-------- Input data
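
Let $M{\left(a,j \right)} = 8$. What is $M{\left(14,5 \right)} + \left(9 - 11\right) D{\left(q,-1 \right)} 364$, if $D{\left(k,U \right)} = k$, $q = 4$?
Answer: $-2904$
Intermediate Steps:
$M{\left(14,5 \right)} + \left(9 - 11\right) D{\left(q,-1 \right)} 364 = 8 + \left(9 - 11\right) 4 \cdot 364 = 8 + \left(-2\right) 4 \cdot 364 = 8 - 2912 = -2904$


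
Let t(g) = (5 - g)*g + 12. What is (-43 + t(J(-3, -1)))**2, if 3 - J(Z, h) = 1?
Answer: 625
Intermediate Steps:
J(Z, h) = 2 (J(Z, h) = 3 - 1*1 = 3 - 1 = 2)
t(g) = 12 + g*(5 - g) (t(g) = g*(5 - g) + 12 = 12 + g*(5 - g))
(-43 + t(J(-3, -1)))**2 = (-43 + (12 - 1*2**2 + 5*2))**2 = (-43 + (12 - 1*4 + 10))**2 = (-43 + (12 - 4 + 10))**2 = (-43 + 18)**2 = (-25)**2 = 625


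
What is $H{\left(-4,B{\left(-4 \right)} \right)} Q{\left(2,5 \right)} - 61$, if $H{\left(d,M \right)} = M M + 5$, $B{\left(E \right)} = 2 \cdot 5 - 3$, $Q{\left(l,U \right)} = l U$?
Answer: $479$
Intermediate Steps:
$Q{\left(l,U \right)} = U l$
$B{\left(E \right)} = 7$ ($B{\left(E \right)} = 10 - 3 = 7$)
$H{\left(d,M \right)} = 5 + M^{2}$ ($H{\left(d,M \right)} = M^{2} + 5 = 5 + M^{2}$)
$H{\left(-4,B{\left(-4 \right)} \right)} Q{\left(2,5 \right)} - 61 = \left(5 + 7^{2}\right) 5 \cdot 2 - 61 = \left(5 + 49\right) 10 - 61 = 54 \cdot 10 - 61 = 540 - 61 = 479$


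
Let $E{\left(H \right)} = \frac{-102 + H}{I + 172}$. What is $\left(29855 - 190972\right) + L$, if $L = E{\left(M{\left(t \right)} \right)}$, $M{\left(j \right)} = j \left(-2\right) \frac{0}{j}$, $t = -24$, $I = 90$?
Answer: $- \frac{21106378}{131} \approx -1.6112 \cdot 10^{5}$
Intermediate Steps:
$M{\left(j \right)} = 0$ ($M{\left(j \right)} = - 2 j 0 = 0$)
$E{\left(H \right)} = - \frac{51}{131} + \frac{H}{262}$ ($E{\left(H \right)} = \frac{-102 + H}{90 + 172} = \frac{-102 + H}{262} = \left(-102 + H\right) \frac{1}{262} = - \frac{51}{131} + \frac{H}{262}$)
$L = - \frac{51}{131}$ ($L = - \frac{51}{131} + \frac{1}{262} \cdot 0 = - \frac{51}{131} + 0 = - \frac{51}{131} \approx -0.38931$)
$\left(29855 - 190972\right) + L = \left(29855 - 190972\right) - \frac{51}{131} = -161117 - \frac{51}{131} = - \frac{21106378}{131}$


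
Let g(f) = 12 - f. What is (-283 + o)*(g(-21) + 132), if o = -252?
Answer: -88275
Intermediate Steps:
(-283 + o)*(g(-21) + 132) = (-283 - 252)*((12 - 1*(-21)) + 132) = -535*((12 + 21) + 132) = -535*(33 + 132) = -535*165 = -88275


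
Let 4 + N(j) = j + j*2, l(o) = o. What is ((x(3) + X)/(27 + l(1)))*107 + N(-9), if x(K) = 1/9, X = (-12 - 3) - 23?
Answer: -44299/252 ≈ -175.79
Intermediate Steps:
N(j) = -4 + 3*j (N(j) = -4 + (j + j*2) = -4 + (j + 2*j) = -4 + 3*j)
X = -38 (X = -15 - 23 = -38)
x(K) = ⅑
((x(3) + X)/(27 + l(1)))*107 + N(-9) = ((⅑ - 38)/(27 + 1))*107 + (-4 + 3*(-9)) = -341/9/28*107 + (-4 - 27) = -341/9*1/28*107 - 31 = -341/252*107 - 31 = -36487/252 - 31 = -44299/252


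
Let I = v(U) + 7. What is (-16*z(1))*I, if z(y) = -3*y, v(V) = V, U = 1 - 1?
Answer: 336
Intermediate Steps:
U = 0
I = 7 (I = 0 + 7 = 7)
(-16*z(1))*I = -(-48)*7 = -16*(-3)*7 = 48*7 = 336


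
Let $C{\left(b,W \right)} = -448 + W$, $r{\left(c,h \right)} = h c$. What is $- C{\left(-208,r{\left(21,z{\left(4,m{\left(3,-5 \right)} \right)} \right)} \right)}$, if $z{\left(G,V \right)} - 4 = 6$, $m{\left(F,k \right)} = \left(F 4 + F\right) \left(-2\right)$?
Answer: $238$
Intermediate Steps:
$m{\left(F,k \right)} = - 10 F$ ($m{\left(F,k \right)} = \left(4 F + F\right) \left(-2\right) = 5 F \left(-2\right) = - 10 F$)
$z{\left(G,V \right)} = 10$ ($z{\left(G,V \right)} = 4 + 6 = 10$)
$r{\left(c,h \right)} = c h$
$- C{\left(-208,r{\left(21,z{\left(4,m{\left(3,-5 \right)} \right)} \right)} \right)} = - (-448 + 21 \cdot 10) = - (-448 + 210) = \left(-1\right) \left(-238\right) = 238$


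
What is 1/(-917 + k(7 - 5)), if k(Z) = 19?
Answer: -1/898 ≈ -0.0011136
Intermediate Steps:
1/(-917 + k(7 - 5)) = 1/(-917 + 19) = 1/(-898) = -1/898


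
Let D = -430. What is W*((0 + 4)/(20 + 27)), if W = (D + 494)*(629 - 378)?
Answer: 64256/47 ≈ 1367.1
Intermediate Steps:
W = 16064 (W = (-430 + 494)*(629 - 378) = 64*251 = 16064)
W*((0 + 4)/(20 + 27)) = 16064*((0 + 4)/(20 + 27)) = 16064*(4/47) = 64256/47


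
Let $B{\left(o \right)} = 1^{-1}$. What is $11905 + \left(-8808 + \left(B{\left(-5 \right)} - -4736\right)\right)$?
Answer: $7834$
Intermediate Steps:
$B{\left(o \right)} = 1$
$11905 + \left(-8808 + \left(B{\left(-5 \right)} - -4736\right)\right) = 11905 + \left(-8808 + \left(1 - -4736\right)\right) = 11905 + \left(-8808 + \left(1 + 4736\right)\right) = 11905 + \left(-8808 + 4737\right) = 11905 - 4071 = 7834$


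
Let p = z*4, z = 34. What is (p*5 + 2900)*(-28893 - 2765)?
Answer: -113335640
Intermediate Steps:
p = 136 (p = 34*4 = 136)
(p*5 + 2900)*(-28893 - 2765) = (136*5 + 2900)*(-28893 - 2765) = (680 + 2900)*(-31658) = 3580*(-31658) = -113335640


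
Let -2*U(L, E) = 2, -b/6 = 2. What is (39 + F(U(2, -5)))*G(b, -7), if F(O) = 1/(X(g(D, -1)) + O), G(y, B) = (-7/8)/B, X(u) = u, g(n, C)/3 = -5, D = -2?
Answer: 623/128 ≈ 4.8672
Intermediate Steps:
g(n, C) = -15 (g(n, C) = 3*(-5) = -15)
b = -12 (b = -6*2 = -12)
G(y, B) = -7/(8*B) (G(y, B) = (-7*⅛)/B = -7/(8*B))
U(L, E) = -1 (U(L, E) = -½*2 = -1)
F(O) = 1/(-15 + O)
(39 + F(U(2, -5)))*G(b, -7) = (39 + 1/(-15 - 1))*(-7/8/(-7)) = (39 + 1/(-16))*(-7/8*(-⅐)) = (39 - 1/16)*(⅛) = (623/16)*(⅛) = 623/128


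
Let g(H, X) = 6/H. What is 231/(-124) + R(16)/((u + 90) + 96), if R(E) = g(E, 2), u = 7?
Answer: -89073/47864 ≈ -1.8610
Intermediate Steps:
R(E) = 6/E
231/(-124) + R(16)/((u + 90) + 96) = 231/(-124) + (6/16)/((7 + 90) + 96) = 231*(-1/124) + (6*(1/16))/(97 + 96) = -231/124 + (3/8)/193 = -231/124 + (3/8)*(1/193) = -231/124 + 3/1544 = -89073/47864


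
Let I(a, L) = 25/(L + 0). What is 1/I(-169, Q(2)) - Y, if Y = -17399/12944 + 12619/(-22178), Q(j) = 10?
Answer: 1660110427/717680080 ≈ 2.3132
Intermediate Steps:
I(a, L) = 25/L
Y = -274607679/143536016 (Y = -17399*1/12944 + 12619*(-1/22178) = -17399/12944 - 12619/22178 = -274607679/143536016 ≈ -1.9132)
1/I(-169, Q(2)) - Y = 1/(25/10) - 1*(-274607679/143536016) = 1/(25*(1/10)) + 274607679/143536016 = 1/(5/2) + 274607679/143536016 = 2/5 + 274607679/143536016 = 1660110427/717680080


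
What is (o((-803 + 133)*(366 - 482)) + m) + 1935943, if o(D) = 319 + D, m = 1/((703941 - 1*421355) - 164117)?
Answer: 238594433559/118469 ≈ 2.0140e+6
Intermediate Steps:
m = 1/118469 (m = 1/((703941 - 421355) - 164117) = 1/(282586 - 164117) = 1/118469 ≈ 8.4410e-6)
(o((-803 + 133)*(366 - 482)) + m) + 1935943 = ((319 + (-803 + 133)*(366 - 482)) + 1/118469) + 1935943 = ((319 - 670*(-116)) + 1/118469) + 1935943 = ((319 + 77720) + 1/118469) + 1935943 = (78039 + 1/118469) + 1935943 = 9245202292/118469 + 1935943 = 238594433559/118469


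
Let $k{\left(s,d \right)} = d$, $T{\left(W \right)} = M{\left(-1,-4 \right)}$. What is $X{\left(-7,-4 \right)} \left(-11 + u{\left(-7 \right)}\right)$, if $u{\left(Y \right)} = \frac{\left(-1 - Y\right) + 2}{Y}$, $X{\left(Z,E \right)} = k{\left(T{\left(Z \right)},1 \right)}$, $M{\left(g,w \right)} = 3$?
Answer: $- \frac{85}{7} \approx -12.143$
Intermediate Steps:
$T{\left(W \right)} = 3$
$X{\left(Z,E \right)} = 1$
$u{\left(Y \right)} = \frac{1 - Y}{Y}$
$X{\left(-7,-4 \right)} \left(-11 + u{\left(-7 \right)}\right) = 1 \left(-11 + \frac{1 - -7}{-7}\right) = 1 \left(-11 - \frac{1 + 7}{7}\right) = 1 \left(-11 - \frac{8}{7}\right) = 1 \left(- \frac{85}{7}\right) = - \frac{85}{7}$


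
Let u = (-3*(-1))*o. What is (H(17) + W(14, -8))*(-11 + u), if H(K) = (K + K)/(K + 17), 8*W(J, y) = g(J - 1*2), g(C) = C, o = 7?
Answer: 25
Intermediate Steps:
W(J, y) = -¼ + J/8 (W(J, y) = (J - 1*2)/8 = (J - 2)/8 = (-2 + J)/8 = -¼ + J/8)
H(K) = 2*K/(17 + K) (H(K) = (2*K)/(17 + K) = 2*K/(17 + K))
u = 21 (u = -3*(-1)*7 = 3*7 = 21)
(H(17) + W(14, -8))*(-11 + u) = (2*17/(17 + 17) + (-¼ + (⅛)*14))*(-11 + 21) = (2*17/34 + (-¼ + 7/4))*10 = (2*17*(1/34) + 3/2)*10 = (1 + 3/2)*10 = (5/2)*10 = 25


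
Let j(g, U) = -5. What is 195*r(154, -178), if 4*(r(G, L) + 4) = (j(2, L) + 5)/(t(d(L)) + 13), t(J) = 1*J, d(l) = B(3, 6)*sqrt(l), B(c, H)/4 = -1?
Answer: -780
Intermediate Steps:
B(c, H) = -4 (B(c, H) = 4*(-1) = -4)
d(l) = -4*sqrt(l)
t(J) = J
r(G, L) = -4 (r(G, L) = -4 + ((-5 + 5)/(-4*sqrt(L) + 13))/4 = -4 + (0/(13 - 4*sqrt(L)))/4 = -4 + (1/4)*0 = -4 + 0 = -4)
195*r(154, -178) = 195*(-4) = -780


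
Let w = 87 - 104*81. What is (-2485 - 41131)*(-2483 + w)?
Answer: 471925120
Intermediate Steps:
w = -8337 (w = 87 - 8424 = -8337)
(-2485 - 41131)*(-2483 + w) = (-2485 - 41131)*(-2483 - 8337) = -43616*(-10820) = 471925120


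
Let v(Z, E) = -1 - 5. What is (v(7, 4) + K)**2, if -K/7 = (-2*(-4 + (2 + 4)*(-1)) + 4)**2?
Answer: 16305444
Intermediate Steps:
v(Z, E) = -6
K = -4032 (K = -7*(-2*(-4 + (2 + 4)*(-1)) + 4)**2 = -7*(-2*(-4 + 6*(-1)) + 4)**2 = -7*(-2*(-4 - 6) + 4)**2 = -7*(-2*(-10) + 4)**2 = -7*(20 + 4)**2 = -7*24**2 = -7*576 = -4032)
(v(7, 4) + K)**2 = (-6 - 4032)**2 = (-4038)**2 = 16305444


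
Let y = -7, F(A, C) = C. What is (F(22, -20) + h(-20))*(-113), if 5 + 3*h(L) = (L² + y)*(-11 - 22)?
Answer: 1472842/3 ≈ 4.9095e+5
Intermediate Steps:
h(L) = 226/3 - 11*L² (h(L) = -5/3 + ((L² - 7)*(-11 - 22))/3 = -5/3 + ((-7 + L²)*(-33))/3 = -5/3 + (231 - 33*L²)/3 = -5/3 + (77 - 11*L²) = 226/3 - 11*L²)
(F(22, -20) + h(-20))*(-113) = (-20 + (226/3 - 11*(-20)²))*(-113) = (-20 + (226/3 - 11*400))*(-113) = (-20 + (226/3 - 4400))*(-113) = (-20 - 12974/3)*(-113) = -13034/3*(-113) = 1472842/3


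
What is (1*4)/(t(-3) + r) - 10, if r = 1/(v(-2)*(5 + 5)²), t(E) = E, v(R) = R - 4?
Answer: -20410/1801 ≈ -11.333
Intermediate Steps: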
----------------
▸ **Exercise prompt**: Word for word, set down the lines from the beginning of the records through the line that holds "Answer: 625". Leave out the rest.

▸ **Response to the exercise**:
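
Let $M{\left(a,j \right)} = 8$. What is $M{\left(14,5 \right)} + \left(9 - 11\right) D{\left(q,-1 \right)} 364$, if $D{\left(k,U \right)} = k$, $q = 4$?
Answer: $-2904$
Intermediate Steps:
$M{\left(14,5 \right)} + \left(9 - 11\right) D{\left(q,-1 \right)} 364 = 8 + \left(9 - 11\right) 4 \cdot 364 = 8 + \left(-2\right) 4 \cdot 364 = 8 - 2912 = -2904$


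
Let t(g) = (5 - g)*g + 12. What is (-43 + t(J(-3, -1)))**2, if 3 - J(Z, h) = 1?
Answer: 625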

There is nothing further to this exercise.